▸ What is required
Where a line of the data holds the word "developed", copy that line.

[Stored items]
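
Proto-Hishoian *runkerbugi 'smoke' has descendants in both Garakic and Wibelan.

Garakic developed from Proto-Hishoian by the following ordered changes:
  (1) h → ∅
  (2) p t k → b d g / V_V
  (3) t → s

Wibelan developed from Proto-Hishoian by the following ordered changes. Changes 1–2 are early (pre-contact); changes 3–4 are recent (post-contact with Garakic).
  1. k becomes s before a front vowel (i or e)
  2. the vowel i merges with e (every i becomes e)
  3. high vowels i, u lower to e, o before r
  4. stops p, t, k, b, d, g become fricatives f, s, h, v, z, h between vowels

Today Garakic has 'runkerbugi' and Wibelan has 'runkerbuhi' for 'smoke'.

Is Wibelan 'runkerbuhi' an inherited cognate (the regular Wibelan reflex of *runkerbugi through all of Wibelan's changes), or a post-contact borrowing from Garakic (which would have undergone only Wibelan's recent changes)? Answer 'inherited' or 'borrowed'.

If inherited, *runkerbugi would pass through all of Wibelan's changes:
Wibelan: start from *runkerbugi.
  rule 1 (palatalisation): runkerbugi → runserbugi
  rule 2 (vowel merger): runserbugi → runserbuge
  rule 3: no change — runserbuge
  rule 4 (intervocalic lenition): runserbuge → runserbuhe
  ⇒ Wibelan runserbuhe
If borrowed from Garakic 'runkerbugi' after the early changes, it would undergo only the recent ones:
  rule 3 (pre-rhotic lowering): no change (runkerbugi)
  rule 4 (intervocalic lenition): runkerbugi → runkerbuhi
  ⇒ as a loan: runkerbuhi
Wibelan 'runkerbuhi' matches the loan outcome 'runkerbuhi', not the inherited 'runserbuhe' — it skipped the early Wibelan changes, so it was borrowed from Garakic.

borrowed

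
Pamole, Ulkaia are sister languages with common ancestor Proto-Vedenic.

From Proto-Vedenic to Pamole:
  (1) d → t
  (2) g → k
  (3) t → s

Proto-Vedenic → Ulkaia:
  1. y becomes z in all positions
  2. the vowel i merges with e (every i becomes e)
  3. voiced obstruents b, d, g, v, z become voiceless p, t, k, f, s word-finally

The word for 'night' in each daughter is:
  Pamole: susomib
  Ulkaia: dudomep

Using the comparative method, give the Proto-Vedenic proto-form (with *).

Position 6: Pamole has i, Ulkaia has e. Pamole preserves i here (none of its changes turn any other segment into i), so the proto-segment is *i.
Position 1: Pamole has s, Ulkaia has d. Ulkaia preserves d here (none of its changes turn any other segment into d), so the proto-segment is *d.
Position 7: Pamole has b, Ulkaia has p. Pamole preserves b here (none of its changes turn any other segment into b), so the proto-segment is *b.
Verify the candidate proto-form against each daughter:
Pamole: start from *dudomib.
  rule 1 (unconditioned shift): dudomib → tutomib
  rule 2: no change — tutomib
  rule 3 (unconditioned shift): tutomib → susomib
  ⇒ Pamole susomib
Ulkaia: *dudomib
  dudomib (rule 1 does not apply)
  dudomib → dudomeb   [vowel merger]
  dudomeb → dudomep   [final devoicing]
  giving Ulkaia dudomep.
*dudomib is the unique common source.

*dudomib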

* * *

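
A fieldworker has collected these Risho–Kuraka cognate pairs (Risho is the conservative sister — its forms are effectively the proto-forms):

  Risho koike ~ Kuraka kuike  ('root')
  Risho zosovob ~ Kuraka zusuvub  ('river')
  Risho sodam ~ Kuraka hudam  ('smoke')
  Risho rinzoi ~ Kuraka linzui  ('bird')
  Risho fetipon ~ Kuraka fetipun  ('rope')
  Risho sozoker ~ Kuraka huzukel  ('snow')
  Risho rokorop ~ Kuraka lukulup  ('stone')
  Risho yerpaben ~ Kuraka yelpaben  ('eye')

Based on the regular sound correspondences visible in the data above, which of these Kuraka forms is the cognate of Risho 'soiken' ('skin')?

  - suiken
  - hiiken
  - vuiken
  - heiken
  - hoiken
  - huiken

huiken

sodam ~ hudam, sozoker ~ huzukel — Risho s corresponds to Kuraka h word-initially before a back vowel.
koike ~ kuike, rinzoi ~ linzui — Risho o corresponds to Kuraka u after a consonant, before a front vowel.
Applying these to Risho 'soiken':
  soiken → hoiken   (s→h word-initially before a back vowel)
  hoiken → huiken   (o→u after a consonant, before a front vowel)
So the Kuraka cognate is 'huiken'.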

▸ Problem solution
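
Garakic developed from Proto-Hishoian by the following ordered changes:
Wibelan developed from Proto-Hishoian by the following ordered changes. Changes 1–2 are early (pre-contact); changes 3–4 are recent (post-contact with Garakic).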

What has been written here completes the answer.